Problem description: What you return should match every entry, character for character.

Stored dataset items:
***

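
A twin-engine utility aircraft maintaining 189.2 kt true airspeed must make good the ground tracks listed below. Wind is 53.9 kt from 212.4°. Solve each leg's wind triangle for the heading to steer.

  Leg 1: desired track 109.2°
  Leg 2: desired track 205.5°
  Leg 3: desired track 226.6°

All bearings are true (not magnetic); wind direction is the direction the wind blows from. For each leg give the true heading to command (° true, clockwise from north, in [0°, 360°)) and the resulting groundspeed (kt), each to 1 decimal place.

Leg 1: desired track 109.2°; wind correction +16.1° → command heading 125.3°, groundspeed 194.1 kt
Leg 2: desired track 205.5°; wind correction +2.0° → command heading 207.5°, groundspeed 135.6 kt
Leg 3: desired track 226.6°; wind correction -4.0° → command heading 222.6°, groundspeed 136.5 kt

Leg 1: heading=125.3°, groundspeed=194.1 kt
Leg 2: heading=207.5°, groundspeed=135.6 kt
Leg 3: heading=222.6°, groundspeed=136.5 kt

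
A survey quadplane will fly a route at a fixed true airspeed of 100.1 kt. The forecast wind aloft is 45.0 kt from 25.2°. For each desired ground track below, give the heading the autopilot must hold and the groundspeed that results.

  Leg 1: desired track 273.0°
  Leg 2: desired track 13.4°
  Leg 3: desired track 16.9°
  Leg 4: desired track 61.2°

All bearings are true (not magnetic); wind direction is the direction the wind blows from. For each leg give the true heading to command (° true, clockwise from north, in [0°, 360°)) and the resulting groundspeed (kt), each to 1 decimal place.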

***

Worked solution:
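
A twin-engine utility aircraft maintaining 189.2 kt true airspeed must make good the ground tracks listed below. Wind is 53.9 kt from 212.4°. Solve each leg's wind triangle for the heading to steer.

  Leg 1: desired track 109.2°
  Leg 2: desired track 205.5°
  Leg 3: desired track 226.6°

All bearings are true (not magnetic); wind direction is the direction the wind blows from. For each leg give the true heading to command (° true, clockwise from north, in [0°, 360°)) and the resulting groundspeed (kt), each to 1 decimal place.

Leg 1: desired track 109.2°; wind correction +16.1° → command heading 125.3°, groundspeed 194.1 kt
Leg 2: desired track 205.5°; wind correction +2.0° → command heading 207.5°, groundspeed 135.6 kt
Leg 3: desired track 226.6°; wind correction -4.0° → command heading 222.6°, groundspeed 136.5 kt

Leg 1: heading=125.3°, groundspeed=194.1 kt
Leg 2: heading=207.5°, groundspeed=135.6 kt
Leg 3: heading=222.6°, groundspeed=136.5 kt

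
A survey quadplane will fly a route at a fixed true airspeed of 100.1 kt. The forecast wind aloft is 45.0 kt from 25.2°. For each desired ground track below, give the heading the autopilot must hold and the groundspeed that results.

  Leg 1: desired track 273.0°
  Leg 2: desired track 13.4°
  Leg 3: desired track 16.9°
  Leg 4: desired track 61.2°

All bearings are true (not magnetic); wind direction is the direction the wind blows from. For each leg give the true heading to command (° true, clockwise from north, in [0°, 360°)) and the resulting groundspeed (kt), each to 1 decimal place.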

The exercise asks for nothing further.